■ DESCRIPTION OF THE TASK ■
Retype all of the entries that appear below, keeping them exactly as they are.

■ MATERIAL FOR THIS EXERCISE ■
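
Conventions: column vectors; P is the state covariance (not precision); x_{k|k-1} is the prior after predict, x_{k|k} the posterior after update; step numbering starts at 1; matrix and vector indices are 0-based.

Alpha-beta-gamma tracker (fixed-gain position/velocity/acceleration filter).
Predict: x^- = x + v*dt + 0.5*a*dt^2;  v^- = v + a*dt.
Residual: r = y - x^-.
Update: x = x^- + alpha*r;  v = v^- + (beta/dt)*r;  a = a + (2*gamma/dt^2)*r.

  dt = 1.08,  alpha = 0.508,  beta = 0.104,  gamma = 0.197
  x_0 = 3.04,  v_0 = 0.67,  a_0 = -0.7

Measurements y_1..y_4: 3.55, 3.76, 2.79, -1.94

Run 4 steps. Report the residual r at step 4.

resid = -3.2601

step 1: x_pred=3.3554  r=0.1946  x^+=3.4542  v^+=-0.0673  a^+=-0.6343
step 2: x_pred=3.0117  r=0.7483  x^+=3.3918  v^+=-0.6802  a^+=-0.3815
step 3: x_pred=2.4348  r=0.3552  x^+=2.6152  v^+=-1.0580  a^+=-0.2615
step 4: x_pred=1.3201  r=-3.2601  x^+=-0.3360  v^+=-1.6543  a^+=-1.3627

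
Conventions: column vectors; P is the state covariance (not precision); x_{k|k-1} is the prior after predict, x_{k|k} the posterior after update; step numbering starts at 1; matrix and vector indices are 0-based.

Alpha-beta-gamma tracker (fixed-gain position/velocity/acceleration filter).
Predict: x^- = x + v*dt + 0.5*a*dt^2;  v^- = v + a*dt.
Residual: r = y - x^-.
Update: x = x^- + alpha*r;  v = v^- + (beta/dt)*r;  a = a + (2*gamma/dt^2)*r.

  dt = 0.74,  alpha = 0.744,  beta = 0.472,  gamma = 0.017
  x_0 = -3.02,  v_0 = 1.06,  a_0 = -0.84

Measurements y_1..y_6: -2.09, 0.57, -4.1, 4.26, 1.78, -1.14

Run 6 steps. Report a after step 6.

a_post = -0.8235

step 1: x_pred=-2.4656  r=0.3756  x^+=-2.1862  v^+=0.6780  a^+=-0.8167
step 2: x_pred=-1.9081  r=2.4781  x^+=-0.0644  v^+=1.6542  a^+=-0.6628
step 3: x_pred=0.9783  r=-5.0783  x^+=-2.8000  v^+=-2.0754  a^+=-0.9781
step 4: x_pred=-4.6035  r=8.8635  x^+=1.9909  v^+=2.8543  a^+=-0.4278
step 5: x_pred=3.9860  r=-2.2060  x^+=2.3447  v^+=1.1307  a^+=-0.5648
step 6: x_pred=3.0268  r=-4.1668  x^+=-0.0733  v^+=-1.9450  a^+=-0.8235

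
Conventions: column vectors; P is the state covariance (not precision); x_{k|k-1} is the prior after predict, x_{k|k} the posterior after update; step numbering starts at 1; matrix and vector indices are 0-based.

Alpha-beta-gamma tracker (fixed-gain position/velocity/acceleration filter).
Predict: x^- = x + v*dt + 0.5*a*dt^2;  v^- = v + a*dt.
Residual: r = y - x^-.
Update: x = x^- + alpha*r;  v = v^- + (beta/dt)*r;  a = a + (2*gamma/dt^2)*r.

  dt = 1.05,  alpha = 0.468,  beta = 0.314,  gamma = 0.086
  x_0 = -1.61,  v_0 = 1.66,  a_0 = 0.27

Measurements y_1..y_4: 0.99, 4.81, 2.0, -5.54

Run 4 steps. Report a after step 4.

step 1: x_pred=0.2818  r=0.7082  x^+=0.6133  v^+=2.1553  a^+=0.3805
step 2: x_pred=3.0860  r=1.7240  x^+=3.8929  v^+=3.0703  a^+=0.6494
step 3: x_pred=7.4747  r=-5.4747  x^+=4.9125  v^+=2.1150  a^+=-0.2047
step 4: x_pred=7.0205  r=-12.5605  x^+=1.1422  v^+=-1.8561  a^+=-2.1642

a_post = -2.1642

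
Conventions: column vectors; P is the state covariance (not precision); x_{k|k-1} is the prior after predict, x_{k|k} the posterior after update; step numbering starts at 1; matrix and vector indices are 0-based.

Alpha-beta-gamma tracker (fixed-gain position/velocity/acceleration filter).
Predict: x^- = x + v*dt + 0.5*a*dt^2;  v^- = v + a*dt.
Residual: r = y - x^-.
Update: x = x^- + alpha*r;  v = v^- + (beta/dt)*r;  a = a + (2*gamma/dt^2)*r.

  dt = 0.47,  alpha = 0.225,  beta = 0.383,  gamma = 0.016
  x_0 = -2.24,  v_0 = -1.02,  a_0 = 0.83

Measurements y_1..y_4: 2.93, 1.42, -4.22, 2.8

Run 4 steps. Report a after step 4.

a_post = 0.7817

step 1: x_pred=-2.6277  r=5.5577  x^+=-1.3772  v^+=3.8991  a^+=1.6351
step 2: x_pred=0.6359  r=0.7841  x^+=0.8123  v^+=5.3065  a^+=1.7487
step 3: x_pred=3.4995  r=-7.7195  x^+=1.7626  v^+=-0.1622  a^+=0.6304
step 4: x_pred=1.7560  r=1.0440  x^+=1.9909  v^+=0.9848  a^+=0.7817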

■ SOLUTION FOR THIS PROBLEM ■
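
Conventions: column vectors; P is the state covariance (not precision); x_{k|k-1} is the prior after predict, x_{k|k} the posterior after update; step numbering starts at 1; matrix and vector indices are 0-based.

Alpha-beta-gamma tracker (fixed-gain position/velocity/acceleration filter).
Predict: x^- = x + v*dt + 0.5*a*dt^2;  v^- = v + a*dt.
Residual: r = y - x^-.
Update: x = x^- + alpha*r;  v = v^- + (beta/dt)*r;  a = a + (2*gamma/dt^2)*r.

  dt = 1.08,  alpha = 0.508,  beta = 0.104,  gamma = 0.197
  x_0 = 3.04,  v_0 = 0.67,  a_0 = -0.7

Measurements y_1..y_4: 3.55, 3.76, 2.79, -1.94

Run 4 steps. Report the residual r at step 4.

resid = -3.2601

step 1: x_pred=3.3554  r=0.1946  x^+=3.4542  v^+=-0.0673  a^+=-0.6343
step 2: x_pred=3.0117  r=0.7483  x^+=3.3918  v^+=-0.6802  a^+=-0.3815
step 3: x_pred=2.4348  r=0.3552  x^+=2.6152  v^+=-1.0580  a^+=-0.2615
step 4: x_pred=1.3201  r=-3.2601  x^+=-0.3360  v^+=-1.6543  a^+=-1.3627

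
Conventions: column vectors; P is the state covariance (not precision); x_{k|k-1} is the prior after predict, x_{k|k} the posterior after update; step numbering starts at 1; matrix and vector indices are 0-based.

Alpha-beta-gamma tracker (fixed-gain position/velocity/acceleration filter).
Predict: x^- = x + v*dt + 0.5*a*dt^2;  v^- = v + a*dt.
Residual: r = y - x^-.
Update: x = x^- + alpha*r;  v = v^- + (beta/dt)*r;  a = a + (2*gamma/dt^2)*r.

  dt = 0.74,  alpha = 0.744,  beta = 0.472,  gamma = 0.017
  x_0 = -3.02,  v_0 = 1.06,  a_0 = -0.84

Measurements y_1..y_6: -2.09, 0.57, -4.1, 4.26, 1.78, -1.14

Run 6 steps. Report a after step 6.

a_post = -0.8235

step 1: x_pred=-2.4656  r=0.3756  x^+=-2.1862  v^+=0.6780  a^+=-0.8167
step 2: x_pred=-1.9081  r=2.4781  x^+=-0.0644  v^+=1.6542  a^+=-0.6628
step 3: x_pred=0.9783  r=-5.0783  x^+=-2.8000  v^+=-2.0754  a^+=-0.9781
step 4: x_pred=-4.6035  r=8.8635  x^+=1.9909  v^+=2.8543  a^+=-0.4278
step 5: x_pred=3.9860  r=-2.2060  x^+=2.3447  v^+=1.1307  a^+=-0.5648
step 6: x_pred=3.0268  r=-4.1668  x^+=-0.0733  v^+=-1.9450  a^+=-0.8235

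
Conventions: column vectors; P is the state covariance (not precision); x_{k|k-1} is the prior after predict, x_{k|k} the posterior after update; step numbering starts at 1; matrix and vector indices are 0-based.

Alpha-beta-gamma tracker (fixed-gain position/velocity/acceleration filter).
Predict: x^- = x + v*dt + 0.5*a*dt^2;  v^- = v + a*dt.
Residual: r = y - x^-.
Update: x = x^- + alpha*r;  v = v^- + (beta/dt)*r;  a = a + (2*gamma/dt^2)*r.

  dt = 1.05,  alpha = 0.468,  beta = 0.314,  gamma = 0.086
  x_0 = -1.61,  v_0 = 1.66,  a_0 = 0.27

Measurements y_1..y_4: 0.99, 4.81, 2.0, -5.54

Run 4 steps. Report a after step 4.

step 1: x_pred=0.2818  r=0.7082  x^+=0.6133  v^+=2.1553  a^+=0.3805
step 2: x_pred=3.0860  r=1.7240  x^+=3.8929  v^+=3.0703  a^+=0.6494
step 3: x_pred=7.4747  r=-5.4747  x^+=4.9125  v^+=2.1150  a^+=-0.2047
step 4: x_pred=7.0205  r=-12.5605  x^+=1.1422  v^+=-1.8561  a^+=-2.1642

a_post = -2.1642

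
Conventions: column vectors; P is the state covariance (not precision); x_{k|k-1} is the prior after predict, x_{k|k} the posterior after update; step numbering starts at 1; matrix and vector indices are 0-based.

Alpha-beta-gamma tracker (fixed-gain position/velocity/acceleration filter).
Predict: x^- = x + v*dt + 0.5*a*dt^2;  v^- = v + a*dt.
Residual: r = y - x^-.
Update: x = x^- + alpha*r;  v = v^- + (beta/dt)*r;  a = a + (2*gamma/dt^2)*r.

  dt = 0.47,  alpha = 0.225,  beta = 0.383,  gamma = 0.016
  x_0 = -2.24,  v_0 = -1.02,  a_0 = 0.83

Measurements y_1..y_4: 2.93, 1.42, -4.22, 2.8

Run 4 steps. Report a after step 4.

a_post = 0.7817

step 1: x_pred=-2.6277  r=5.5577  x^+=-1.3772  v^+=3.8991  a^+=1.6351
step 2: x_pred=0.6359  r=0.7841  x^+=0.8123  v^+=5.3065  a^+=1.7487
step 3: x_pred=3.4995  r=-7.7195  x^+=1.7626  v^+=-0.1622  a^+=0.6304
step 4: x_pred=1.7560  r=1.0440  x^+=1.9909  v^+=0.9848  a^+=0.7817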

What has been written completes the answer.